● What you will do: Exactly reproduce the line containing "0: MUL r1, r4, r1" together with every line after it, through the end of the entries, and give nothing more.

● Exercise inputs:

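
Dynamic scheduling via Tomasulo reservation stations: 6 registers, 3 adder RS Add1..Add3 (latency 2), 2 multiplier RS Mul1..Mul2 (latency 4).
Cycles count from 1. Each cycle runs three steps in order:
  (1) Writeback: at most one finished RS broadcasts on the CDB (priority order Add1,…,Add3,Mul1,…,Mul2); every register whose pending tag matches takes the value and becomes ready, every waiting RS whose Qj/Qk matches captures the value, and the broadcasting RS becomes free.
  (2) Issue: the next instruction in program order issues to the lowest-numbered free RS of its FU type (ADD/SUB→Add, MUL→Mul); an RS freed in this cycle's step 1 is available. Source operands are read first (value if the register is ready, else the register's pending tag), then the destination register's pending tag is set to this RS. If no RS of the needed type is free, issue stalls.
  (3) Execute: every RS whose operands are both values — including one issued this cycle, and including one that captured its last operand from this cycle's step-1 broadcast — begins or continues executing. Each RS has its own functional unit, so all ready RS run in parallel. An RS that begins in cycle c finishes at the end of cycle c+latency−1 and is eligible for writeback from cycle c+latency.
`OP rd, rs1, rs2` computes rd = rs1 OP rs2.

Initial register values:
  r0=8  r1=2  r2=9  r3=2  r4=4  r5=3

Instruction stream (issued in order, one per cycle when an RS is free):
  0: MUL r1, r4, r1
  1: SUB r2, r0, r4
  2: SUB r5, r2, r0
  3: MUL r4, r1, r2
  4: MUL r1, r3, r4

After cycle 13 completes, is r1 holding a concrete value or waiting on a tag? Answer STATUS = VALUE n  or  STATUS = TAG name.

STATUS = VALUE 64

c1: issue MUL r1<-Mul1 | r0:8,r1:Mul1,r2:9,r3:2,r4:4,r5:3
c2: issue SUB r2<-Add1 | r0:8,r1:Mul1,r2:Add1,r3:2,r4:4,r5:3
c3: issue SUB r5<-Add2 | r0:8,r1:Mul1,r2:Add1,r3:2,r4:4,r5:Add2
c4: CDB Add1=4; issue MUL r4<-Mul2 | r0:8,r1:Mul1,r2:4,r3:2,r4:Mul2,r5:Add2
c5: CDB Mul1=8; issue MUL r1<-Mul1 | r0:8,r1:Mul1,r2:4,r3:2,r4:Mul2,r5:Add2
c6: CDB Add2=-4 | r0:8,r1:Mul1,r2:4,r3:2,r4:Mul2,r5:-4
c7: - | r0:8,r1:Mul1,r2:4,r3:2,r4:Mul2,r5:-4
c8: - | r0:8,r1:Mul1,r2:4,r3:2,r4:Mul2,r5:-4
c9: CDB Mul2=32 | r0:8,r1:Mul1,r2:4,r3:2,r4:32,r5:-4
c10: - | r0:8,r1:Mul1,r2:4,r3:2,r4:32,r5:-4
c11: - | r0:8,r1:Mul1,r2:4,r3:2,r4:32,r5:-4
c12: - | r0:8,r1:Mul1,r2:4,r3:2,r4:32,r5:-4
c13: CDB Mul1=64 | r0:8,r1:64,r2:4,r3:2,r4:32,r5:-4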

● Written solution:
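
  0: MUL r1, r4, r1
  1: SUB r2, r0, r4
  2: SUB r5, r2, r0
  3: MUL r4, r1, r2
  4: MUL r1, r3, r4

After cycle 13 completes, is r1 holding a concrete value or waiting on a tag? Answer STATUS = VALUE n  or  STATUS = TAG name.

STATUS = VALUE 64

c1: issue MUL r1<-Mul1 | r0:8,r1:Mul1,r2:9,r3:2,r4:4,r5:3
c2: issue SUB r2<-Add1 | r0:8,r1:Mul1,r2:Add1,r3:2,r4:4,r5:3
c3: issue SUB r5<-Add2 | r0:8,r1:Mul1,r2:Add1,r3:2,r4:4,r5:Add2
c4: CDB Add1=4; issue MUL r4<-Mul2 | r0:8,r1:Mul1,r2:4,r3:2,r4:Mul2,r5:Add2
c5: CDB Mul1=8; issue MUL r1<-Mul1 | r0:8,r1:Mul1,r2:4,r3:2,r4:Mul2,r5:Add2
c6: CDB Add2=-4 | r0:8,r1:Mul1,r2:4,r3:2,r4:Mul2,r5:-4
c7: - | r0:8,r1:Mul1,r2:4,r3:2,r4:Mul2,r5:-4
c8: - | r0:8,r1:Mul1,r2:4,r3:2,r4:Mul2,r5:-4
c9: CDB Mul2=32 | r0:8,r1:Mul1,r2:4,r3:2,r4:32,r5:-4
c10: - | r0:8,r1:Mul1,r2:4,r3:2,r4:32,r5:-4
c11: - | r0:8,r1:Mul1,r2:4,r3:2,r4:32,r5:-4
c12: - | r0:8,r1:Mul1,r2:4,r3:2,r4:32,r5:-4
c13: CDB Mul1=64 | r0:8,r1:64,r2:4,r3:2,r4:32,r5:-4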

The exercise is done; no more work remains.